- **Exercise goal**:
In the listing below, how many lines include "Consider"? Give the number and no other text.

━━━━━━━━

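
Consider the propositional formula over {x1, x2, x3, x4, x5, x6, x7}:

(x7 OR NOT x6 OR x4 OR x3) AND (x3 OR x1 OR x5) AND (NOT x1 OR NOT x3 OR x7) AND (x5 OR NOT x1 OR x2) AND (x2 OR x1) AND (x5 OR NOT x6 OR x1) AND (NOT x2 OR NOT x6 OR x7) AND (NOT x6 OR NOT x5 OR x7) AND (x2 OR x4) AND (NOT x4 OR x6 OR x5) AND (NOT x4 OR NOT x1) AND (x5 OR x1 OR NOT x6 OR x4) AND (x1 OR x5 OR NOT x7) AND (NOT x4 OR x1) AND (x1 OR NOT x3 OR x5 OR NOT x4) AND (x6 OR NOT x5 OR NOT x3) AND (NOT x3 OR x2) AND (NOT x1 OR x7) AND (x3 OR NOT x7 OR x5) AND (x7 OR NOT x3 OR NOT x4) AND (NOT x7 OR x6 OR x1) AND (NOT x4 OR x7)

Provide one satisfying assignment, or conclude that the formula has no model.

Case x2 = true:
Case x6 = true:
(x7) alone gives x7 = true.
Case x5 = true:
Case x4 = false:
All clauses hold; x1, x3 can take either value.

x1: true, x2: true, x3: false, x4: false, x5: true, x6: true, x7: true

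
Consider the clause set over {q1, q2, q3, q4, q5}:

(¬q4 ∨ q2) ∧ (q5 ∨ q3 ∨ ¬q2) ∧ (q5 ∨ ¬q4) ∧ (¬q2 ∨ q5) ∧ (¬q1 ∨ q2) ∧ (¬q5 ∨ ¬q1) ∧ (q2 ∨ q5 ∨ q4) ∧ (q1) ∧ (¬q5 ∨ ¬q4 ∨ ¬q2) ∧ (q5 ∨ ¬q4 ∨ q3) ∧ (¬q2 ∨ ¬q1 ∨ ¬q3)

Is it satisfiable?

From the singleton clause (q1), q1 = True.
From the singleton clause (q2), q2 = True.
From the singleton clause (q5), q5 = True.
But (¬q5) is also a unit clause — contradiction.
No assignment satisfies every clause.

Unsatisfiable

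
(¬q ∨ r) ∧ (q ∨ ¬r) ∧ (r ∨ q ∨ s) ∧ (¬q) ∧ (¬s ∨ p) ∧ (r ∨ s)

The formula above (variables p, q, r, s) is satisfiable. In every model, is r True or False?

Suppose r = True.
The clause (q) is unit, so q = True.
That conflicts with the unit clause (¬q).
So every satisfying assignment has r = False.

False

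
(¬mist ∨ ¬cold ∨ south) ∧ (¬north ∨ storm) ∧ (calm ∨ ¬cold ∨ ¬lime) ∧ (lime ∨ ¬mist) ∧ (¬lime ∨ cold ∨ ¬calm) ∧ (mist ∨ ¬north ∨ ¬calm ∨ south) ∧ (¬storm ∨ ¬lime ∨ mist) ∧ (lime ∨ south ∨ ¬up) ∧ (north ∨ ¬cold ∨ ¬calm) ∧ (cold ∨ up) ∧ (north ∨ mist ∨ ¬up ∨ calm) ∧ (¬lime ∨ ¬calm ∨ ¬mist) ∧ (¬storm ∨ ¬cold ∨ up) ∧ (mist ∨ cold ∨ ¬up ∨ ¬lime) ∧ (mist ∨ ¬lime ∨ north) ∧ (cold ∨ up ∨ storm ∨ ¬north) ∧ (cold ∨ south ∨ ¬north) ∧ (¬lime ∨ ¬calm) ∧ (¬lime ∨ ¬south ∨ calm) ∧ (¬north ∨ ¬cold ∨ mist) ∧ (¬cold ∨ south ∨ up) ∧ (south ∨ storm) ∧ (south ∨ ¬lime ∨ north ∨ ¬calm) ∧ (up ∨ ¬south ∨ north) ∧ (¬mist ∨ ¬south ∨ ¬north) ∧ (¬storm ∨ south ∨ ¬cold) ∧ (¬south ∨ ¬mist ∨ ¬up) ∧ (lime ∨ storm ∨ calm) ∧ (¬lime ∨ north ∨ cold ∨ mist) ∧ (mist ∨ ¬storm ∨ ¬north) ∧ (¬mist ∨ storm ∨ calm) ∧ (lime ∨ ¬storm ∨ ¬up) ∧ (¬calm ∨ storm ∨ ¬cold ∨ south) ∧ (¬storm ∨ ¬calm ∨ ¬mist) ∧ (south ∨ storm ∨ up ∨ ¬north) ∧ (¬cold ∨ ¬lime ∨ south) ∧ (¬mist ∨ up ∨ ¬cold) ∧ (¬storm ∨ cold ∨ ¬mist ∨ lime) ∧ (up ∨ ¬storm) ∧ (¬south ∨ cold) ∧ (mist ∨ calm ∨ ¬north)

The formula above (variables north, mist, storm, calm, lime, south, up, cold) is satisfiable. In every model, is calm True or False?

False

Suppose calm = True.
The clause (¬lime) is unit, so lime = False.
The clause (¬mist) is unit, so mist = False.
Branch on north: set north = False.
The clause (¬cold) is unit, so cold = False.
The clause (up) is unit, so up = True.
The clause (south) is unit, so south = True.
Now (¬south) is unsatisfied and unit — conflict.
Backtrack on north: now try north = True.
The clause (storm) is unit, so storm = True.
Now (¬storm) is unsatisfied and unit — conflict.
Either choice for north ends in contradiction.
So every satisfying assignment has calm = False.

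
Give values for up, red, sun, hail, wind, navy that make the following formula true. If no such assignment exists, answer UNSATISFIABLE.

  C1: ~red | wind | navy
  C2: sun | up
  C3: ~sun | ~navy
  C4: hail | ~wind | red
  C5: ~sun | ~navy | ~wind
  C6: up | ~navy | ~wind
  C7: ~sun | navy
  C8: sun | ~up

Branch on sun: set sun = 1.
The clause (~navy) is unit, so navy = 0.
But (navy) is also a unit clause — contradiction.
Undo sun and try sun = 0.
The clause (up) is unit, so up = 1.
But (~up) is also a unit clause — contradiction.
Both values of sun lead to a conflict.

UNSATISFIABLE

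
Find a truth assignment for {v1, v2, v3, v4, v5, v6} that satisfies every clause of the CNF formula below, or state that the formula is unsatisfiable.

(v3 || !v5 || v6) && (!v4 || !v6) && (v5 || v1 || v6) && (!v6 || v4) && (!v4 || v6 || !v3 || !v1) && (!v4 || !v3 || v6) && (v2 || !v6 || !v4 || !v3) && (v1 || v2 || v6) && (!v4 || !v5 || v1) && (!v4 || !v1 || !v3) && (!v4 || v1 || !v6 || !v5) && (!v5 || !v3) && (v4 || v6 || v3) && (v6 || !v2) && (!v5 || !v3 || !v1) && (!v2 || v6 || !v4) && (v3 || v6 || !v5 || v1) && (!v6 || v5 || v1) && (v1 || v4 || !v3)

v1=true; v2=false; v3=false; v4=true; v5=false; v6=false

Suppose v4 = true.
Unit clause (!v6) forces v6 = false.
Unit clause (!v3) forces v3 = false.
Unit clause (!v5) forces v5 = false.
Unit clause (v1) forces v1 = true.
Unit clause (!v2) forces v2 = false.
Every clause now holds.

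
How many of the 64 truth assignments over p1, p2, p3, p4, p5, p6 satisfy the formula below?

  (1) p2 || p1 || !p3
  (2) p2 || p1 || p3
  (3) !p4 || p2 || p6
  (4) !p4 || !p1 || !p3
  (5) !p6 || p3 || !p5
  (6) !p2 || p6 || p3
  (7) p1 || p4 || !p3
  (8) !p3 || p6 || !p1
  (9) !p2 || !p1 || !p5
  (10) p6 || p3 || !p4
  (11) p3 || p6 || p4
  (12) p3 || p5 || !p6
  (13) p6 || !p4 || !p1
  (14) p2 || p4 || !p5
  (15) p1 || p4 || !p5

6

There are 2^6 = 64 truth assignments over (p1, p2, p3, p4, p5, p6).
Split on p1. With p1 = true, the clauses containing p1 are satisfied and !p1 drops from the rest; 2 of the 2^5 = 32 assignments to the other variables satisfy what remains.
With p1 = false, by the same count on the reduced clause set, 4 assignments work.
Total: 2 + 4 = 6.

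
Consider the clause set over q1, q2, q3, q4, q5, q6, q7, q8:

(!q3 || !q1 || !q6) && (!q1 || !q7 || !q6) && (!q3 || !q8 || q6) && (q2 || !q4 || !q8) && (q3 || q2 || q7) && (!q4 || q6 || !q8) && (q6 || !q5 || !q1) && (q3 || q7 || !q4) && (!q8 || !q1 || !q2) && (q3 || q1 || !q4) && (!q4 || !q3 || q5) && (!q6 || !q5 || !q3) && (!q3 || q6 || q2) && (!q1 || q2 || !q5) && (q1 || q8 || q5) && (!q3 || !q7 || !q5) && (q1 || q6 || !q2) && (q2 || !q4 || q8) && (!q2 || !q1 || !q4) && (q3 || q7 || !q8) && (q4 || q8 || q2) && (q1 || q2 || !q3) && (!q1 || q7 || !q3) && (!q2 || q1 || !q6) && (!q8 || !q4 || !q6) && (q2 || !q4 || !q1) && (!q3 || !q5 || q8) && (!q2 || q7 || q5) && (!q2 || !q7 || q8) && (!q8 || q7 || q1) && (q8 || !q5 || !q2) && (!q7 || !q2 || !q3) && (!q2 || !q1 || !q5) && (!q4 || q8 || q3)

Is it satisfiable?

Suppose q3 = false.
Suppose q2 = false.
Unit clause (q7) forces q7 = true.
Suppose q1 = true.
Unit clause (!q6) forces q6 = false.
Unit clause (!q5) forces q5 = false.
Unit clause (!q4) forces q4 = false.
Unit clause (q8) forces q8 = true.
All clauses are satisfied.
A satisfying assignment: q1 ↦ true; q2 ↦ false; q3 ↦ false; q4 ↦ false; q5 ↦ false; q6 ↦ false; q7 ↦ true; q8 ↦ true.

Yes, satisfiable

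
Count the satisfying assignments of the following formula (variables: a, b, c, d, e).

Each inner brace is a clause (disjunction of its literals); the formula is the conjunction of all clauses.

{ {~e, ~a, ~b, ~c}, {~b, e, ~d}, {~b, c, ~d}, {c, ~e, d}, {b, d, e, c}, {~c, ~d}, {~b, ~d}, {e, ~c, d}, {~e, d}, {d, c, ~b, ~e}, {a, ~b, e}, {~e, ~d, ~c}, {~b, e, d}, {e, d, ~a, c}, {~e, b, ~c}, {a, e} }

There are 2^5 = 32 truth assignments over (a, b, c, d, e).
Split on a. With a = 1, the clauses containing a are satisfied and ~a drops from the rest; 2 of the 2^4 = 16 assignments to the other variables satisfy what remains.
With a = 0, by the same count on the reduced clause set, 1 assignment works.
Total: 2 + 1 = 3.

3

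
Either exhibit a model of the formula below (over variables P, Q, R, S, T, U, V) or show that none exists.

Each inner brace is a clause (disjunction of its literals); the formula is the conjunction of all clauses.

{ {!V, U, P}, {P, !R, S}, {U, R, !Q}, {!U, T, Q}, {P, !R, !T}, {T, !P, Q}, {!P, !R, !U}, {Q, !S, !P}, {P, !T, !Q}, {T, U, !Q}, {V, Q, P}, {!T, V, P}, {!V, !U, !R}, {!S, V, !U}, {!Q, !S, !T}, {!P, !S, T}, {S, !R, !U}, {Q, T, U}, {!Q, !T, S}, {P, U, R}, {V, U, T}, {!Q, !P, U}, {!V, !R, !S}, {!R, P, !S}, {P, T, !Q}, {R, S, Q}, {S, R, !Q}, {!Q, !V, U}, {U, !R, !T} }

P=false,  Q=false,  R=false,  S=true,  T=true,  U=true,  V=true

Branch on V: set V = true.
Branch on U: set U = true.
The clause (!R) is unit, so R = false.
Branch on T: set T = true.
Branch on P: set P = false.
The clause (!Q) is unit, so Q = false.
The clause (S) is unit, so S = true.
All clauses are satisfied.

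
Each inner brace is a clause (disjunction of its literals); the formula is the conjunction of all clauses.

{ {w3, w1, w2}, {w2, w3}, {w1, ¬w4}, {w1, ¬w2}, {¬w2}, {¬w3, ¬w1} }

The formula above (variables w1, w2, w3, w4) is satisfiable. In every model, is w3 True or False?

True

Suppose w3 = False.
From the singleton clause (w2), w2 = True.
But (¬w2) is also a unit clause — contradiction.
So every satisfying assignment has w3 = True.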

━━━━━━━━

- **Result of the task**:
3